→ WHAT THE EXERCISE ASKS: All of the entries below are to be retyped exactly.

Dataset items:
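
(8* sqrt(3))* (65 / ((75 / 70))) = 840.62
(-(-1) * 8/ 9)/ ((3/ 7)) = 2.07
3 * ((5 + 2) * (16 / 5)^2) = 5376 / 25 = 215.04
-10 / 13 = -0.77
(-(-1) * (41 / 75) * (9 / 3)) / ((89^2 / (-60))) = -492 / 39605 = -0.01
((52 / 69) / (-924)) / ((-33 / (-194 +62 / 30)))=-37427 / 7889805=-0.00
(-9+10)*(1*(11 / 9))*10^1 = 110 / 9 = 12.22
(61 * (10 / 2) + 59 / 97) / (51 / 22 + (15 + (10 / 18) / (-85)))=17.65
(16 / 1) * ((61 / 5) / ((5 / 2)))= 1952 / 25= 78.08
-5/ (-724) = 5/ 724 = 0.01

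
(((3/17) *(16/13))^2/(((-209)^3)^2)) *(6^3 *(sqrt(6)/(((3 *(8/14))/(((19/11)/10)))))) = 145152 *sqrt(6)/11783419862474991445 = 0.00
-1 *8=-8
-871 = -871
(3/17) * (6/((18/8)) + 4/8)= 19/34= 0.56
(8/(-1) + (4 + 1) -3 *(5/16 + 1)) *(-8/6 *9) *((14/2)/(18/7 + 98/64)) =130536/919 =142.04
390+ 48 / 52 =5082 / 13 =390.92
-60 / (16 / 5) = -75 / 4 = -18.75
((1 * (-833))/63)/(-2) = 119/18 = 6.61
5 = 5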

→ EXERCISE SOLUTION:
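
(8* sqrt(3))* (65 / ((75 / 70))) = 840.62
(-(-1) * 8/ 9)/ ((3/ 7)) = 2.07
3 * ((5 + 2) * (16 / 5)^2) = 5376 / 25 = 215.04
-10 / 13 = -0.77
(-(-1) * (41 / 75) * (9 / 3)) / ((89^2 / (-60))) = -492 / 39605 = -0.01
((52 / 69) / (-924)) / ((-33 / (-194 +62 / 30)))=-37427 / 7889805=-0.00
(-9+10)*(1*(11 / 9))*10^1 = 110 / 9 = 12.22
(61 * (10 / 2) + 59 / 97) / (51 / 22 + (15 + (10 / 18) / (-85)))=17.65
(16 / 1) * ((61 / 5) / ((5 / 2)))= 1952 / 25= 78.08
-5/ (-724) = 5/ 724 = 0.01

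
(((3/17) *(16/13))^2/(((-209)^3)^2)) *(6^3 *(sqrt(6)/(((3 *(8/14))/(((19/11)/10)))))) = 145152 *sqrt(6)/11783419862474991445 = 0.00
-1 *8=-8
-871 = -871
(3/17) * (6/((18/8)) + 4/8)= 19/34= 0.56
(8/(-1) + (4 + 1) -3 *(5/16 + 1)) *(-8/6 *9) *((14/2)/(18/7 + 98/64)) =130536/919 =142.04
390+ 48 / 52 =5082 / 13 =390.92
-60 / (16 / 5) = -75 / 4 = -18.75
((1 * (-833))/63)/(-2) = 119/18 = 6.61
5 = 5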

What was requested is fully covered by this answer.